Aim of the exercise: Every line from the one containing "A co-simulation couples 2" to the one containing "Initial coupling values (macro-step 0): (c0=2, c1=2)." in the records below, both included, must be set down exactly, and no other line.

Extracted records:

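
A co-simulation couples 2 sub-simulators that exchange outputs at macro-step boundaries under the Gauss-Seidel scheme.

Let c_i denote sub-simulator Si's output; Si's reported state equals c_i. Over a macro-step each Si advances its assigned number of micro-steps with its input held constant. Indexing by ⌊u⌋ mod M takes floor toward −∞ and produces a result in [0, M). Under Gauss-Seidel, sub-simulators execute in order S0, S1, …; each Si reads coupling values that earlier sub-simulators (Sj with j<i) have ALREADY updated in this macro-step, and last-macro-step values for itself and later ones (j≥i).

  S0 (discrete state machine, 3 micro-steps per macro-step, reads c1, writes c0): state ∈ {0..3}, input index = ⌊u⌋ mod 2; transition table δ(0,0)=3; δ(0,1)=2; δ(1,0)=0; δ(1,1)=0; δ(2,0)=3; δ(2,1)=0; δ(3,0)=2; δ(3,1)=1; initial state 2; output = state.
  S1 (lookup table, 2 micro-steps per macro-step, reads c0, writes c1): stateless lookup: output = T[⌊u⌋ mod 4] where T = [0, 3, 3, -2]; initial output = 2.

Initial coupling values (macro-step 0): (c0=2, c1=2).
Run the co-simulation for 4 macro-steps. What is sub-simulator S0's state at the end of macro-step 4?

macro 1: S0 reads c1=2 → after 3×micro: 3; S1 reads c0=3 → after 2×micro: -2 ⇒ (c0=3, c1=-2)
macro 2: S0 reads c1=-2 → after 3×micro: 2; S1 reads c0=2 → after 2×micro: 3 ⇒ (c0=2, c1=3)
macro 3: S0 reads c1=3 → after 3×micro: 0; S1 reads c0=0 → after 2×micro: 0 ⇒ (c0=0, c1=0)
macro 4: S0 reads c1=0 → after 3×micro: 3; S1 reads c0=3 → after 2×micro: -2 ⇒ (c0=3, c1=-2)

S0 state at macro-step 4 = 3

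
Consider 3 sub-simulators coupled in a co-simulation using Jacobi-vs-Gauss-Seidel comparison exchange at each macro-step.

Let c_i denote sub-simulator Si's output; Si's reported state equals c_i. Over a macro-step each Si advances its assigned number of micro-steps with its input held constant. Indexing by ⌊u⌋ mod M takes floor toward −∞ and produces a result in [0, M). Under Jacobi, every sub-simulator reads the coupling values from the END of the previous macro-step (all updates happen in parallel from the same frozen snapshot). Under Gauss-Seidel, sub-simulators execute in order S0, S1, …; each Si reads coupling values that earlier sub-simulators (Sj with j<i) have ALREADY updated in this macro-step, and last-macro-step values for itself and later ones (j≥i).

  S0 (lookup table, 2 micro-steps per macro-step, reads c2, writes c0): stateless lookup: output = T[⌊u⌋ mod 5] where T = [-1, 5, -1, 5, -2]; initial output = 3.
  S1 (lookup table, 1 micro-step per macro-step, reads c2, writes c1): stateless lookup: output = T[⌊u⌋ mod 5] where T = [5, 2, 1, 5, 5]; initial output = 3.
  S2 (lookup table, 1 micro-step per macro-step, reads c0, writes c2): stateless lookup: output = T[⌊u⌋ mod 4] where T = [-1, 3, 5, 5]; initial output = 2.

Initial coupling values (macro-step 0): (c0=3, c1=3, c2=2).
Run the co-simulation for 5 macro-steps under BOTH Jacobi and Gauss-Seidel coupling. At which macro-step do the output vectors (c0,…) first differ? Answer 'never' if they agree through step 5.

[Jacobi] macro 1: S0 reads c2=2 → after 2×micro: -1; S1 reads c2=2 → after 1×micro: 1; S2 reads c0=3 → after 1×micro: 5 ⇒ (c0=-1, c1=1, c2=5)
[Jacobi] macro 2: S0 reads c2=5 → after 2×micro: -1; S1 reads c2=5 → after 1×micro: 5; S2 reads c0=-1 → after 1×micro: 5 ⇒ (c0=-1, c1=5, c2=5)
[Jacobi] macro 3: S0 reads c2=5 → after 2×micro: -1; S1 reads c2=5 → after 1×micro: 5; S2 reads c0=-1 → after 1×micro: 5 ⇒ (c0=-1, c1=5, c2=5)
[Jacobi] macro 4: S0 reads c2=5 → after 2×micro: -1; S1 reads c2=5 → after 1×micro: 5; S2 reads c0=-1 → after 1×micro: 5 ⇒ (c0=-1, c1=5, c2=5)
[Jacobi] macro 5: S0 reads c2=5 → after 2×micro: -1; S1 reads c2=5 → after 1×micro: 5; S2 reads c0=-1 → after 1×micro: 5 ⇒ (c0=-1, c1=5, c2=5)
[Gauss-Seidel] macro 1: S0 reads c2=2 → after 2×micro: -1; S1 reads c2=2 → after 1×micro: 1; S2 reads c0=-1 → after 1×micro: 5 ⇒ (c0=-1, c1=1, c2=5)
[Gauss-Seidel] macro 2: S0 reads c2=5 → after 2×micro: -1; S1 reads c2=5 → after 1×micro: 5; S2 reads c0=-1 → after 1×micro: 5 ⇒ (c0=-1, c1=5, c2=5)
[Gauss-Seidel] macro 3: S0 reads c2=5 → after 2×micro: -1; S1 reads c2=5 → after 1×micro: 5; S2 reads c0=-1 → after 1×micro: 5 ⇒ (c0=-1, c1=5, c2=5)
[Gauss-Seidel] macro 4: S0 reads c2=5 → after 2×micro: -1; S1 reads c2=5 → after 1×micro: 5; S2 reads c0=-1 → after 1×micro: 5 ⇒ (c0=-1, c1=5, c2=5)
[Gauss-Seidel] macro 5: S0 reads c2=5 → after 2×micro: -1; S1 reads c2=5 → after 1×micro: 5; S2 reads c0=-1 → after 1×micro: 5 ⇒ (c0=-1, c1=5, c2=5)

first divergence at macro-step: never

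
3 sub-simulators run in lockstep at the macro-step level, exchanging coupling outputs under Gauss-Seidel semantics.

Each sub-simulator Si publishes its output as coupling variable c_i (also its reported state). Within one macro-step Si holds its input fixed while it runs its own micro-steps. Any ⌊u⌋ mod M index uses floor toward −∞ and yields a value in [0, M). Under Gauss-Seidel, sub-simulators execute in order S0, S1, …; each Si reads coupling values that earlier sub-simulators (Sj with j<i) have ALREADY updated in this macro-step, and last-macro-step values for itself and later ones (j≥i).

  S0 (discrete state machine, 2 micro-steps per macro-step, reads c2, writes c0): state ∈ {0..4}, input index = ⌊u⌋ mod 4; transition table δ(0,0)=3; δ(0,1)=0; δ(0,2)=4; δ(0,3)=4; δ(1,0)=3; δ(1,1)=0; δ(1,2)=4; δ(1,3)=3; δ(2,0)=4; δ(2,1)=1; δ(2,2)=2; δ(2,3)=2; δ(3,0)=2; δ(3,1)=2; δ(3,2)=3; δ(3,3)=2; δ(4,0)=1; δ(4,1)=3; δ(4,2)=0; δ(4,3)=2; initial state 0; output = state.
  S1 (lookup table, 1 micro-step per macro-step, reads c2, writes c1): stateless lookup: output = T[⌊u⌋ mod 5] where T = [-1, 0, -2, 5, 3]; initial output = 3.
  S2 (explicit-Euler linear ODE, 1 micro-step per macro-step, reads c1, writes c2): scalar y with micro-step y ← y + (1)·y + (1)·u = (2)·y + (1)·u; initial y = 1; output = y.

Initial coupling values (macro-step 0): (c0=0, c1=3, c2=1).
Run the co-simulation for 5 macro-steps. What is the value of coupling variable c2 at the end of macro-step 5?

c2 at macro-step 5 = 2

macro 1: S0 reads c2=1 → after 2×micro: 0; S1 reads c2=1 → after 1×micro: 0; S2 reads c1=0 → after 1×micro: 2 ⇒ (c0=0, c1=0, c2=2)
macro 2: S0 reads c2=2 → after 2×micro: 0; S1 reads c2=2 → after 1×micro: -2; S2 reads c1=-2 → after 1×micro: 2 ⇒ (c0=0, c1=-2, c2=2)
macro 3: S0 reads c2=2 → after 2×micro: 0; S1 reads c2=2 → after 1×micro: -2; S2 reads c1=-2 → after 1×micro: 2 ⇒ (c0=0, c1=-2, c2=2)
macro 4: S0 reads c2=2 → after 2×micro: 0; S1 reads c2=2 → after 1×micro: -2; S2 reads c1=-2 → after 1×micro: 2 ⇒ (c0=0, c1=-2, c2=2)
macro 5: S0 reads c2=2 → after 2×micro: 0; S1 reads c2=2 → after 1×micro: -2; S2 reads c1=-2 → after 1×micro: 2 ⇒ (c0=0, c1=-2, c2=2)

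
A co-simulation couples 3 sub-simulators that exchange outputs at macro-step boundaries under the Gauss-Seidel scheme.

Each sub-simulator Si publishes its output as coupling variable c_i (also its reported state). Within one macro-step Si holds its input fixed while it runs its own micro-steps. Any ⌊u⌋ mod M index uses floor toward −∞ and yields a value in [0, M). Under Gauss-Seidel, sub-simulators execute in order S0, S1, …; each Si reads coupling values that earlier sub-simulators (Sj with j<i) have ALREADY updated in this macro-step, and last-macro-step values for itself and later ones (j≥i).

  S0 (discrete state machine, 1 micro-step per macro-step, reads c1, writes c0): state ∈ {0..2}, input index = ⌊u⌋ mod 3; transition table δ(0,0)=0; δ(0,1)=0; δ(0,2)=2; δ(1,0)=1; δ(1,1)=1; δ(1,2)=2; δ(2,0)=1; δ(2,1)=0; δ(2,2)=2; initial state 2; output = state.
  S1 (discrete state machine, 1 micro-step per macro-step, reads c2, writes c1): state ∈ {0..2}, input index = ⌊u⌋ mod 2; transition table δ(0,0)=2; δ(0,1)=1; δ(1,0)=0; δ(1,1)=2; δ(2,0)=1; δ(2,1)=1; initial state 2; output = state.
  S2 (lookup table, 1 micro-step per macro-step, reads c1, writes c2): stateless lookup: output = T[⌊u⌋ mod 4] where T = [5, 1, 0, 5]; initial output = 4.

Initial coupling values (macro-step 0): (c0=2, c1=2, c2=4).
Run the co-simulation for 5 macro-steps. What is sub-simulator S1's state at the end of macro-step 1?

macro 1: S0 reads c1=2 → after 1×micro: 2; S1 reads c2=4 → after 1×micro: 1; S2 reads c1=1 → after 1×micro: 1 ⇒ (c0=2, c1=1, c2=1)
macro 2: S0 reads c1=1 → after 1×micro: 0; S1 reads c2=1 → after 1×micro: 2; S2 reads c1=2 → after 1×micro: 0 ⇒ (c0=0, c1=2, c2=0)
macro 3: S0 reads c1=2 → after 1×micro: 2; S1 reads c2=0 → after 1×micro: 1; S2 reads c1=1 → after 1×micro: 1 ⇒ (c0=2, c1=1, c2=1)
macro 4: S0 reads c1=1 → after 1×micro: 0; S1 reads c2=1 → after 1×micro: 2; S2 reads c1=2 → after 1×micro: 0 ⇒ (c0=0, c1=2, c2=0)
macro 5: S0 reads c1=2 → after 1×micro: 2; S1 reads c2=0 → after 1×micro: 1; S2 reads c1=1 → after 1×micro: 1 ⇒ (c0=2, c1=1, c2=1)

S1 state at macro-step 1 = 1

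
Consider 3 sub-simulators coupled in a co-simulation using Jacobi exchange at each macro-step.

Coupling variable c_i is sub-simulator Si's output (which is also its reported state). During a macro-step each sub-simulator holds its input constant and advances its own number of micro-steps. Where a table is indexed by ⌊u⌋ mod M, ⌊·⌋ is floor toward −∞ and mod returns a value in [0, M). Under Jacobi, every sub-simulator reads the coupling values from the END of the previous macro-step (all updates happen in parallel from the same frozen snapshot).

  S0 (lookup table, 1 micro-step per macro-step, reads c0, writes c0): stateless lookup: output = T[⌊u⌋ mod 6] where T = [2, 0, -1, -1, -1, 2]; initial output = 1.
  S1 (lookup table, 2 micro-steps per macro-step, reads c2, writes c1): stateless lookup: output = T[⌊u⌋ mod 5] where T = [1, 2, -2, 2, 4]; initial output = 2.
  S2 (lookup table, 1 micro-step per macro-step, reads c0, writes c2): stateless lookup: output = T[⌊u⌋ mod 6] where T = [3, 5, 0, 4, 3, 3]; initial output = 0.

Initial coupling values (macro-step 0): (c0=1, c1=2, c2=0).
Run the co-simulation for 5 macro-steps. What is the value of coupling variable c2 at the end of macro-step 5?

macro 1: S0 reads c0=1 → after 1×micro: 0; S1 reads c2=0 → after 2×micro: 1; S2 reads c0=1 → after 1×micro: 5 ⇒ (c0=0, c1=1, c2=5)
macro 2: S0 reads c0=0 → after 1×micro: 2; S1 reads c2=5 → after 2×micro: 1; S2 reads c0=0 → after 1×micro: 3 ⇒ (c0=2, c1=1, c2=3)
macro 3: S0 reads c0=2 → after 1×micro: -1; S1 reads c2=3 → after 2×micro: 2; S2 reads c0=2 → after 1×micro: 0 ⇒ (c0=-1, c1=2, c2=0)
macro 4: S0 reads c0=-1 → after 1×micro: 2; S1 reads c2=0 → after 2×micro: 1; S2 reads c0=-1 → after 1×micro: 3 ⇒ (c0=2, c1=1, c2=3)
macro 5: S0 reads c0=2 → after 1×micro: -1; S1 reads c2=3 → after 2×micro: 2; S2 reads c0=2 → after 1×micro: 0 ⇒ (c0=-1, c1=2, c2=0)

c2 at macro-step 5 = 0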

---

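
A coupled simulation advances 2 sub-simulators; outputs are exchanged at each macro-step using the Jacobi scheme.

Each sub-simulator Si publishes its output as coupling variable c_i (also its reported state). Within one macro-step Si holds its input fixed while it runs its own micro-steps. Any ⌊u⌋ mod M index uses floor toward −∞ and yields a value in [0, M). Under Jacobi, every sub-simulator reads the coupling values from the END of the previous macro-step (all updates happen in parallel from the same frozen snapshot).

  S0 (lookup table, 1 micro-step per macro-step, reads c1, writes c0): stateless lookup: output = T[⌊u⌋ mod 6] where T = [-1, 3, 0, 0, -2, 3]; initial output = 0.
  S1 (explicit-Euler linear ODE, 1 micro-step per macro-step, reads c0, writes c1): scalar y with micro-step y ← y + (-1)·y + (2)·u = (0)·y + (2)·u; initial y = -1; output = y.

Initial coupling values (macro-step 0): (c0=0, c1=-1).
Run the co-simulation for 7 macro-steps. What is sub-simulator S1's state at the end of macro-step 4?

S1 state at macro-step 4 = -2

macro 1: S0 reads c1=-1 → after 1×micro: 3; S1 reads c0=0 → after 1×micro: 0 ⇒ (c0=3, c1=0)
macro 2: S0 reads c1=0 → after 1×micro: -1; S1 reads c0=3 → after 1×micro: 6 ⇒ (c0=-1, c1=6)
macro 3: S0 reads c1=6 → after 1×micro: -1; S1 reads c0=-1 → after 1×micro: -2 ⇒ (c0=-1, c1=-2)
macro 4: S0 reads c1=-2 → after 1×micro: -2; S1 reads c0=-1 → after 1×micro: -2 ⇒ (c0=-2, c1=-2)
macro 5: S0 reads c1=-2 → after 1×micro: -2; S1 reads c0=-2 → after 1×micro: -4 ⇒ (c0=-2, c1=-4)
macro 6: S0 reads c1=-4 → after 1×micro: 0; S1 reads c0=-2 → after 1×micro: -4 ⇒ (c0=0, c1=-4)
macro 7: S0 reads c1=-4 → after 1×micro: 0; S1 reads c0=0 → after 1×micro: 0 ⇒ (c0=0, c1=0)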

Task solution:
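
A co-simulation couples 2 sub-simulators that exchange outputs at macro-step boundaries under the Gauss-Seidel scheme.

Let c_i denote sub-simulator Si's output; Si's reported state equals c_i. Over a macro-step each Si advances its assigned number of micro-steps with its input held constant. Indexing by ⌊u⌋ mod M takes floor toward −∞ and produces a result in [0, M). Under Gauss-Seidel, sub-simulators execute in order S0, S1, …; each Si reads coupling values that earlier sub-simulators (Sj with j<i) have ALREADY updated in this macro-step, and last-macro-step values for itself and later ones (j≥i).

  S0 (discrete state machine, 3 micro-steps per macro-step, reads c1, writes c0): state ∈ {0..3}, input index = ⌊u⌋ mod 2; transition table δ(0,0)=3; δ(0,1)=2; δ(1,0)=0; δ(1,1)=0; δ(2,0)=3; δ(2,1)=0; δ(3,0)=2; δ(3,1)=1; initial state 2; output = state.
  S1 (lookup table, 2 micro-steps per macro-step, reads c0, writes c1): stateless lookup: output = T[⌊u⌋ mod 4] where T = [0, 3, 3, -2]; initial output = 2.

Initial coupling values (macro-step 0): (c0=2, c1=2).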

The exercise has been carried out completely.